ACTIVITY
A word-for-word repetition of all the entries is required.

DATA FOR THIS TASK
------
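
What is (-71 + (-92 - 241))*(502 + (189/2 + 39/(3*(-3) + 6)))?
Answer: -235734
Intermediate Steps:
(-71 + (-92 - 241))*(502 + (189/2 + 39/(3*(-3) + 6))) = (-71 - 333)*(502 + (189*(½) + 39/(-9 + 6))) = -404*(502 + (189/2 + 39/(-3))) = -404*(502 + (189/2 + 39*(-⅓))) = -404*(502 + (189/2 - 13)) = -404*(502 + 163/2) = -404*1167/2 = -235734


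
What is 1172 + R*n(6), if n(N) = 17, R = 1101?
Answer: 19889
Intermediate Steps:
1172 + R*n(6) = 1172 + 1101*17 = 1172 + 18717 = 19889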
------
COMPLETED EXERCISE
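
What is (-71 + (-92 - 241))*(502 + (189/2 + 39/(3*(-3) + 6)))?
Answer: -235734
Intermediate Steps:
(-71 + (-92 - 241))*(502 + (189/2 + 39/(3*(-3) + 6))) = (-71 - 333)*(502 + (189*(½) + 39/(-9 + 6))) = -404*(502 + (189/2 + 39/(-3))) = -404*(502 + (189/2 + 39*(-⅓))) = -404*(502 + (189/2 - 13)) = -404*(502 + 163/2) = -404*1167/2 = -235734


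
What is 1172 + R*n(6), if n(N) = 17, R = 1101?
Answer: 19889
Intermediate Steps:
1172 + R*n(6) = 1172 + 1101*17 = 1172 + 18717 = 19889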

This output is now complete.